_EXERCISE INPUT_:
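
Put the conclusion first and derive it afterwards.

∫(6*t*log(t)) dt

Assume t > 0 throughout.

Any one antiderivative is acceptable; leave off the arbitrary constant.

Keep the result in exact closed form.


The answer is 3*t**2*log(t) - 3*t**2/2.
Step 1. Integrate ∫(6*t*log(t)) dt by parts with u = log(t), dv = (6*t) dt, so v = 3*t**2 [assuming t > 0]: now 3*t**2*log(t) + ∫(-3*t) dt.
Step 2. Evaluate the standard form: now 3*t**2*log(t) - 3*t**2/2.
Answer: 3*t**2*log(t) - 3*t**2/2.


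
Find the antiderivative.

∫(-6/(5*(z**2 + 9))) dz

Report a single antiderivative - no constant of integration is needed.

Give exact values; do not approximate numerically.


Answer: -2*atan(z/3)/5.


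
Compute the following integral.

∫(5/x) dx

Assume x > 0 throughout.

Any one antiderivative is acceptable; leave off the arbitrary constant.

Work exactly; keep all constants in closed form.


Answer: 5*log(x).


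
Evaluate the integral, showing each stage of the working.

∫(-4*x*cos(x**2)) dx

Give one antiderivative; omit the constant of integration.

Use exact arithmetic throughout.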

_GOAL OF THE EXERCISE_:
Print, without alteration, only the lines above between the one holding "Keep the result in exact closed form." and the one holding "Find the antiderivative.", inclusive.

_ANSWER FOR THE TASK_:
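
Keep the result in exact closed form.


The answer is 3*t**2*log(t) - 3*t**2/2.
Step 1. Integrate ∫(6*t*log(t)) dt by parts with u = log(t), dv = (6*t) dt, so v = 3*t**2 [assuming t > 0]: now 3*t**2*log(t) + ∫(-3*t) dt.
Step 2. Evaluate the standard form: now 3*t**2*log(t) - 3*t**2/2.
Answer: 3*t**2*log(t) - 3*t**2/2.


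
Find the antiderivative.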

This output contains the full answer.